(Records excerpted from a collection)
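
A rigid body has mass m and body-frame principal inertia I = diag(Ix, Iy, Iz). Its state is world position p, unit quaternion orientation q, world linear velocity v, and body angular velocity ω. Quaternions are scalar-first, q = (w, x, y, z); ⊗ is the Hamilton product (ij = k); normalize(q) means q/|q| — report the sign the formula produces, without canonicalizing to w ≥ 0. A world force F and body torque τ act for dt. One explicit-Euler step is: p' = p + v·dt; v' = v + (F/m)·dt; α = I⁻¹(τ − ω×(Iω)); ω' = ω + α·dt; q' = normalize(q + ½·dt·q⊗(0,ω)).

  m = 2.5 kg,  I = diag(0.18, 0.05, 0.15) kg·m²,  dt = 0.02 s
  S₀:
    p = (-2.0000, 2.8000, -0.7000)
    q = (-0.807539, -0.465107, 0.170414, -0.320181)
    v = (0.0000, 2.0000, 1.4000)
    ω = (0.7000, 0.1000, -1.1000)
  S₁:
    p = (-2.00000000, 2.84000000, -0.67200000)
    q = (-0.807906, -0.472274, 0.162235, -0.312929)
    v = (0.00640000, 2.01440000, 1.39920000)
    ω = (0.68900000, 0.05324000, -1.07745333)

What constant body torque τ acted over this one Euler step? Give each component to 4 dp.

Δω = ω₁−ω₀ = (-0.01100000, -0.04676000, 0.02254667)
applied torque τ = (-0.1100, -0.1400, 0.1600)

τ = (-0.1100, -0.1400, 0.1600)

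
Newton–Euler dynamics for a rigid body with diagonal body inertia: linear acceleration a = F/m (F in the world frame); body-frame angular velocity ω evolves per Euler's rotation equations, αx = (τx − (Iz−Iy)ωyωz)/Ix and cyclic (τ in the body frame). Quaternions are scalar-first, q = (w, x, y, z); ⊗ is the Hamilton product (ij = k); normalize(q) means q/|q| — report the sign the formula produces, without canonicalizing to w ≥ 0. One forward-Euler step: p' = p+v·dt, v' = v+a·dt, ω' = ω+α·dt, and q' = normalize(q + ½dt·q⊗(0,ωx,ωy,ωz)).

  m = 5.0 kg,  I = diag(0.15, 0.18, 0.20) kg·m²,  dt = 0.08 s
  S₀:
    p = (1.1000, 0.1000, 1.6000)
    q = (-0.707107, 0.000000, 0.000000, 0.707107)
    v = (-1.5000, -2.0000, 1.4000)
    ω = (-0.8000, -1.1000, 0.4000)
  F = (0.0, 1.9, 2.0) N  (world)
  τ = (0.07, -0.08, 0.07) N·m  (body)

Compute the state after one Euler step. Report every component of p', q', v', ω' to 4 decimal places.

p' = (0.9800, -0.0600, 1.7120)
q' = (-0.7173, 0.0537, 0.0085, 0.6947)
v' = (-1.5000, -1.9696, 1.4320)
ω' = (-0.7580, -1.1427, 0.4174)

(τ − ω×Iω)/I = (0.5253, -0.5333, 0.2180)
ω + α·dt = (-0.7580, -1.1427, 0.4174)
2q̇ = q⊗(0,ω) = (-0.2828428, 1.3435033, 0.2121321, -0.2828428)
q' = normalize(q + ½dt·q⊗(0,ω)) = (-0.7173, 0.0537, 0.0085, 0.6947)
a = F/m = (0.0000, 0.3800, 0.4000)
p' = p + v·dt = (0.9800, -0.0600, 1.7120)
v + (F/m)dt = (-1.5000, -1.9696, 1.4320)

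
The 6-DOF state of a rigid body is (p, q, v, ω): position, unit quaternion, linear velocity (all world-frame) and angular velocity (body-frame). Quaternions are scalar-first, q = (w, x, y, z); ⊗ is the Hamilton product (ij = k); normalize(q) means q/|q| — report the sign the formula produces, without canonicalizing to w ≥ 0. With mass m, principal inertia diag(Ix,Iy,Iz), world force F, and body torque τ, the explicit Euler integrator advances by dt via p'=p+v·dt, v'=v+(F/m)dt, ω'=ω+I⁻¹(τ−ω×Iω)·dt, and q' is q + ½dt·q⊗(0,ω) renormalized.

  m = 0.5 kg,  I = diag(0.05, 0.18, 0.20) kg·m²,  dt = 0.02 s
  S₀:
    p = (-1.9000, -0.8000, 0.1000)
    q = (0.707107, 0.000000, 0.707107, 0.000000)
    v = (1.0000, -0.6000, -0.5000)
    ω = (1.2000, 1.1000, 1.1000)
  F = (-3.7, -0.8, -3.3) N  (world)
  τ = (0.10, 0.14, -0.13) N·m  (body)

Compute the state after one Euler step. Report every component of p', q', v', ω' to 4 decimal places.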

# [TASK DESCRIPTION]
Could you set down, exactly as written, the lines above between the one holding "dt = 0.08 s" and the one holding "τ = (0.07, -0.08, 0.07)", inclusive, and nothing more?

# [EXERCISE SOLUTION]
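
  m = 5.0 kg,  I = diag(0.15, 0.18, 0.20) kg·m²,  dt = 0.08 s
  S₀:
    p = (1.1000, 0.1000, 1.6000)
    q = (-0.707107, 0.000000, 0.000000, 0.707107)
    v = (-1.5000, -2.0000, 1.4000)
    ω = (-0.8000, -1.1000, 0.4000)
  F = (0.0, 1.9, 2.0) N  (world)
  τ = (0.07, -0.08, 0.07) N·m  (body)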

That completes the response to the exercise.